═════ LISTED ENTRIES ═════
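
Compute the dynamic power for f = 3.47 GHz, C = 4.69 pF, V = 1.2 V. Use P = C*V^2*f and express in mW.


Step 1: V^2 = 1.2^2 = 1.44 V^2
Step 2: P = C*V^2*f = 4.69e-12 F * 1.44 * 3.47e9 Hz
Step 3: P = 2.3434992e-02 W
Step 4: P = 23.435 mW

23.435


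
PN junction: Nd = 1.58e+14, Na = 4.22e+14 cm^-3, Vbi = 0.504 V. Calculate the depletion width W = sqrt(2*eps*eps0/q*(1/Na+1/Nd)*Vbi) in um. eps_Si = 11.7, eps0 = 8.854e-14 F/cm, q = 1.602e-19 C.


Step 1: 1/Na + 1/Nd = 1/4.22e+14 + 1/1.58e+14 = 8.69878e-15
Step 2: 2*eps*eps0/q = 2*11.7*8.854e-14/1.602e-19 = 1.293281e+07
Step 3: W^2 = 1.293281e+07 * 8.69878e-15 * 0.504 = 5.66998e-08
Step 4: W = sqrt(5.66998e-08) = 2.381e-04 cm = 2.381 um

2.381


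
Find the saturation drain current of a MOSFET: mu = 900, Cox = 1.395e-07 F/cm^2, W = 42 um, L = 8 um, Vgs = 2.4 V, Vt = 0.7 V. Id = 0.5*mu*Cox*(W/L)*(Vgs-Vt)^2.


Step 1: Overdrive voltage Vov = Vgs - Vt = 2.4 - 0.7 = 1.7 V
Step 2: W/L = 42/8 = 5.25
Step 3: Id = 0.5 * 900 * 1.395e-07 * 5.25 * 1.7^2
Step 4: Id = 9.52e-04 A

9.52e-04


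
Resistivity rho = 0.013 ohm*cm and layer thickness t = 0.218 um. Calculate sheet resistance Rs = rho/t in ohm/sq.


Step 1: Convert thickness to cm: t = 0.218 um = 2.1800e-05 cm
Step 2: Rs = rho / t = 0.013 / 2.1800e-05
Step 3: Rs = 596.3 ohm/sq

596.3


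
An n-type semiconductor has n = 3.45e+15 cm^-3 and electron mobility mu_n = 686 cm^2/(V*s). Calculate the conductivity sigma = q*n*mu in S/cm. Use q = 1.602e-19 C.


Step 1: sigma = q * n * mu
Step 2: sigma = 1.602e-19 * 3.45e+15 * 686
Step 3: sigma = 3.791e-01 S/cm

3.791e-01


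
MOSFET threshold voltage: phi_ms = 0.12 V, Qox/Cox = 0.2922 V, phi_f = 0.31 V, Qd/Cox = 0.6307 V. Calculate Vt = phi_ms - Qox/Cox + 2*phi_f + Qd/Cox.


Step 1: Vt = phi_ms - Qox/Cox + 2*phi_f + Qd/Cox
Step 2: Vt = 0.12 - 0.2922 + 2*0.31 + 0.6307
Step 3: Vt = 0.12 - 0.2922 + 0.62 + 0.6307
Step 4: Vt = 1.0785 V

1.0785


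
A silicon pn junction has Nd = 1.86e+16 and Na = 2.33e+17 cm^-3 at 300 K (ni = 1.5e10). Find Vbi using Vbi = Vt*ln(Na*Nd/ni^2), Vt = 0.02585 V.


Step 1: Compute Na*Nd/ni^2 = 2.33e+17 * 1.86e+16 / (1.5e10)^2 = 1.9261e+13
Step 2: ln(1.9261e+13) = 30.5891
Step 3: Vbi = 0.02585 * 30.5891 = 0.791 V

0.791


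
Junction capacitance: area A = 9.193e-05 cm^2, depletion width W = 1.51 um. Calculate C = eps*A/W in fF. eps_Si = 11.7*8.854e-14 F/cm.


Step 1: eps_Si = 11.7 * 8.854e-14 = 1.035918e-12 F/cm
Step 2: W in cm = 1.51 * 1e-4 = 1.51e-04 cm
Step 3: C = 1.035918e-12 * 9.193e-05 / 1.51e-04 = 6.306751e-13 F
Step 4: C = 630.68 fF

630.68


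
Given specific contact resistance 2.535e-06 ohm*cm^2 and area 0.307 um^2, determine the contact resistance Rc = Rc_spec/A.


Step 1: Convert area to cm^2: 0.307 um^2 = 3.0700e-09 cm^2
Step 2: Rc = Rc_spec / A = 2.535e-06 / 3.0700e-09
Step 3: Rc = 8.26e+02 ohms

8.26e+02


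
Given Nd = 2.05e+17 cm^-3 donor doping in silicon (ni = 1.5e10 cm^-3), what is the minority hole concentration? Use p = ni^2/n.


Step 1: Since Nd >> ni, n ≈ Nd = 2.05e+17 cm^-3
Step 2: p = ni^2 / n = (1.5e10)^2 / 2.05e+17
Step 3: p = 2.25e20 / 2.05e+17 = 1.10e+03 cm^-3

1.10e+03


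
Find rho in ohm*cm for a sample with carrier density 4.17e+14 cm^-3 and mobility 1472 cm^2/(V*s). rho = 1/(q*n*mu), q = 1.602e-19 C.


Step 1: sigma = q * n * mu = 1.602e-19 * 4.17e+14 * 1472 = 9.83346e-02 S/cm
Step 2: rho = 1 / sigma = 1 / 9.83346e-02 = 10.17 ohm*cm

10.17


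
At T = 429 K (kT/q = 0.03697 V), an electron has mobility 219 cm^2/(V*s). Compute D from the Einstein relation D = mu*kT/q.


Step 1: D = mu * (kT/q)
Step 2: D = 219 * 0.03697
Step 3: D = 8.1 cm^2/s

8.1


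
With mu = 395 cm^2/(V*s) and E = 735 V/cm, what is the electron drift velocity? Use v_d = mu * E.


Step 1: v_d = mu * E
Step 2: v_d = 395 * 735 = 290325
Step 3: v_d = 2.90e+05 cm/s

2.90e+05


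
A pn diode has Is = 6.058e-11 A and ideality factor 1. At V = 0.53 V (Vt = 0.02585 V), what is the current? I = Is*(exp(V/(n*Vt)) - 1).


Step 1: V/(n*Vt) = 0.53/(1*0.02585) = 20.5029
Step 2: exp(20.5029) = 8.0223e+08
Step 3: I = 6.058e-11 * (8.0223e+08 - 1) = 4.86e-02 A

4.86e-02


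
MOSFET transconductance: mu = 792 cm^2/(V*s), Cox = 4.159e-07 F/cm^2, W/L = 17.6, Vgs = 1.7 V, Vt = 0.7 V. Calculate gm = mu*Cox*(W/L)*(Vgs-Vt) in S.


Step 1: Vov = Vgs - Vt = 1.7 - 0.7 = 1.0 V
Step 2: gm = mu * Cox * (W/L) * Vov
Step 3: gm = 792 * 4.159e-07 * 17.6 * 1.0 = 5.80e-03 S

5.80e-03


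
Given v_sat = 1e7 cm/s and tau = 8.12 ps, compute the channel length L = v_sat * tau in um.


Step 1: tau in seconds = 8.12 ps * 1e-12 = 8.1200e-12 s
Step 2: L = v_sat * tau = 1e7 * 8.1200e-12 = 8.1200e-05 cm
Step 3: L in um = 8.1200e-05 * 1e4 = 0.812 um

0.812


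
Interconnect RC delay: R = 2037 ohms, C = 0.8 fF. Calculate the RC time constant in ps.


Step 1: tau = R * C
Step 2: tau = 2037 * 0.8 fF = 2037 * 8.0e-16 F
Step 3: tau = 1.6296e-12 s = 1.6296 ps

1.6296


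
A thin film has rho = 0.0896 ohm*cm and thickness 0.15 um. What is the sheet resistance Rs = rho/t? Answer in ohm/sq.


Step 1: Convert thickness to cm: t = 0.15 um = 1.5000e-05 cm
Step 2: Rs = rho / t = 0.0896 / 1.5000e-05
Step 3: Rs = 5973.3 ohm/sq

5973.3


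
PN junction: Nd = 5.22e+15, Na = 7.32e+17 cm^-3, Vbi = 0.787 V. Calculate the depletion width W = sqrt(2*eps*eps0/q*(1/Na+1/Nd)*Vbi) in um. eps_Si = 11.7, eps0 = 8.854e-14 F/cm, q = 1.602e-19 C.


Step 1: 1/Na + 1/Nd = 1/7.32e+17 + 1/5.22e+15 = 1.92937e-16
Step 2: 2*eps*eps0/q = 2*11.7*8.854e-14/1.602e-19 = 1.293281e+07
Step 3: W^2 = 1.293281e+07 * 1.92937e-16 * 0.787 = 1.96374e-09
Step 4: W = sqrt(1.96374e-09) = 4.431e-05 cm = 0.4431 um

0.4431


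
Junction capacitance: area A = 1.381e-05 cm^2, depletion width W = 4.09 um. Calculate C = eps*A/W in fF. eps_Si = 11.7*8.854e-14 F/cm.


Step 1: eps_Si = 11.7 * 8.854e-14 = 1.035918e-12 F/cm
Step 2: W in cm = 4.09 * 1e-4 = 4.09e-04 cm
Step 3: C = 1.035918e-12 * 1.381e-05 / 4.09e-04 = 3.497806e-14 F
Step 4: C = 34.98 fF

34.98


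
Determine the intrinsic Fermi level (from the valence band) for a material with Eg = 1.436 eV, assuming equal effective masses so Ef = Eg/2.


Step 1: For an intrinsic semiconductor, the Fermi level sits at midgap.
Step 2: Ef = Eg / 2 = 1.436 / 2 = 0.718 eV

0.718


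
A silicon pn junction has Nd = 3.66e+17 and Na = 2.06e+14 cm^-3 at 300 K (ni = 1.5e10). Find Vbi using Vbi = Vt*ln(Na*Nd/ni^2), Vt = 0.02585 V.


Step 1: Compute Na*Nd/ni^2 = 2.06e+14 * 3.66e+17 / (1.5e10)^2 = 3.3509e+11
Step 2: ln(3.3509e+11) = 26.5377
Step 3: Vbi = 0.02585 * 26.5377 = 0.686 V

0.686


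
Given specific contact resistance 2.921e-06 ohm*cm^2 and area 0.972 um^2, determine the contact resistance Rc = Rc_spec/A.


Step 1: Convert area to cm^2: 0.972 um^2 = 9.7200e-09 cm^2
Step 2: Rc = Rc_spec / A = 2.921e-06 / 9.7200e-09
Step 3: Rc = 3.01e+02 ohms

3.01e+02


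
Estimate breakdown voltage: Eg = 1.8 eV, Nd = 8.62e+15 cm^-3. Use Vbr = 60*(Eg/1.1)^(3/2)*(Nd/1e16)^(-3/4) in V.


Step 1: Eg/1.1 = 1.8/1.1 = 1.636364
Step 2: (Eg/1.1)^1.5 = 1.636364^1.5 = 2.093244
Step 3: (Nd/1e16)^(-0.75) = (0.862)^(-0.75) = 1.117814
Step 4: Vbr = 60 * 2.093244 * 1.117814 = 140.4 V

140.4


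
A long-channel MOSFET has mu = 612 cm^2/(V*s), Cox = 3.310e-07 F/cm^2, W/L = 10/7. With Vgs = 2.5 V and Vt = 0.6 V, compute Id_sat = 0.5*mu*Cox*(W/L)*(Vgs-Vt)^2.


Step 1: Overdrive voltage Vov = Vgs - Vt = 2.5 - 0.6 = 1.9 V
Step 2: W/L = 10/7 = 1.42857
Step 3: Id = 0.5 * 612 * 3.310e-07 * 1.42857 * 1.9^2
Step 4: Id = 5.22e-04 A

5.22e-04


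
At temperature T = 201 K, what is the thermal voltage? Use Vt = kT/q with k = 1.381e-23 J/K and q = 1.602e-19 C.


Step 1: kT = 1.381e-23 * 201 = 2.77581e-21 J
Step 2: Vt = kT/q = 2.77581e-21 / 1.602e-19
Step 3: Vt = 0.01733 V

0.01733


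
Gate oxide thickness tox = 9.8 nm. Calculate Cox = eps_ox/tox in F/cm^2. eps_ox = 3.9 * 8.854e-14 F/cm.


Step 1: eps_ox = 3.9 * 8.854e-14 = 3.45306e-13 F/cm
Step 2: tox in cm = 9.8 nm * 1e-7 = 9.8000e-07 cm
Step 3: Cox = 3.45306e-13 / 9.8000e-07 = 3.52e-07 F/cm^2

3.52e-07


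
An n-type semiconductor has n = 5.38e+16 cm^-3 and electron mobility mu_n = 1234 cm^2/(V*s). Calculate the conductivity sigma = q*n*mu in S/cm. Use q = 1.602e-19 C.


Step 1: sigma = q * n * mu
Step 2: sigma = 1.602e-19 * 5.38e+16 * 1234
Step 3: sigma = 1.064e+01 S/cm

1.064e+01


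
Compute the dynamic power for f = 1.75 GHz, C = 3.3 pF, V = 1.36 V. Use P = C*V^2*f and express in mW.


Step 1: V^2 = 1.36^2 = 1.8496 V^2
Step 2: P = C*V^2*f = 3.3e-12 F * 1.8496 * 1.75e9 Hz
Step 3: P = 1.068144e-02 W
Step 4: P = 10.681 mW

10.681


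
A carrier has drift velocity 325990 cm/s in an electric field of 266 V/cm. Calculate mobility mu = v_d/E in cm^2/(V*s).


Step 1: mu = v_d / E
Step 2: mu = 325990 / 266
Step 3: mu = 1225.53 cm^2/(V*s)

1225.53


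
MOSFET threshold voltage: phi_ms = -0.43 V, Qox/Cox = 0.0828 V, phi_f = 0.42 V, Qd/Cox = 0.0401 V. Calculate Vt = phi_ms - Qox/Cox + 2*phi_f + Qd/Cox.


Step 1: Vt = phi_ms - Qox/Cox + 2*phi_f + Qd/Cox
Step 2: Vt = -0.43 - 0.0828 + 2*0.42 + 0.0401
Step 3: Vt = -0.43 - 0.0828 + 0.84 + 0.0401
Step 4: Vt = 0.3673 V

0.3673


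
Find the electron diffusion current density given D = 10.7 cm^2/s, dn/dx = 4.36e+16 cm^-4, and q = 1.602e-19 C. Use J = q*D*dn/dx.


Step 1: J = q * D * (dn/dx)
Step 2: J = 1.602e-19 * 10.7 * 4.36e+16
Step 3: J = 7.47e-02 A/cm^2

7.47e-02


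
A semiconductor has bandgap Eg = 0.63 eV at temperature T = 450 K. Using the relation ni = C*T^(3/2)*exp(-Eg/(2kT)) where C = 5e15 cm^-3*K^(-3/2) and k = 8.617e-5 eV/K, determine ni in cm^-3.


Step 1: Compute kT = 8.617e-5 * 450 = 0.0387765 eV
Step 2: Exponent = -Eg/(2kT) = -0.63/(2*0.0387765) = -8.12348
Step 3: T^(3/2) = 450^1.5 = 9545.94
Step 4: ni = 5e15 * 9545.94 * exp(-8.12348) = 1.42e+16 cm^-3

1.42e+16


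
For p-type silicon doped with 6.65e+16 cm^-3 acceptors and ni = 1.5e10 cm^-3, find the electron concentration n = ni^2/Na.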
═════
■ ABOUT THIS TASK ■
When the line containing "A semiconductor has" is found in the records above, restate it and every later line word for word through the last one, and nothing more.

■ OUTPUT FOR THIS TASK ■
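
A semiconductor has bandgap Eg = 0.63 eV at temperature T = 450 K. Using the relation ni = C*T^(3/2)*exp(-Eg/(2kT)) where C = 5e15 cm^-3*K^(-3/2) and k = 8.617e-5 eV/K, determine ni in cm^-3.


Step 1: Compute kT = 8.617e-5 * 450 = 0.0387765 eV
Step 2: Exponent = -Eg/(2kT) = -0.63/(2*0.0387765) = -8.12348
Step 3: T^(3/2) = 450^1.5 = 9545.94
Step 4: ni = 5e15 * 9545.94 * exp(-8.12348) = 1.42e+16 cm^-3

1.42e+16


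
For p-type silicon doped with 6.65e+16 cm^-3 acceptors and ni = 1.5e10 cm^-3, find the electron concentration n = ni^2/Na.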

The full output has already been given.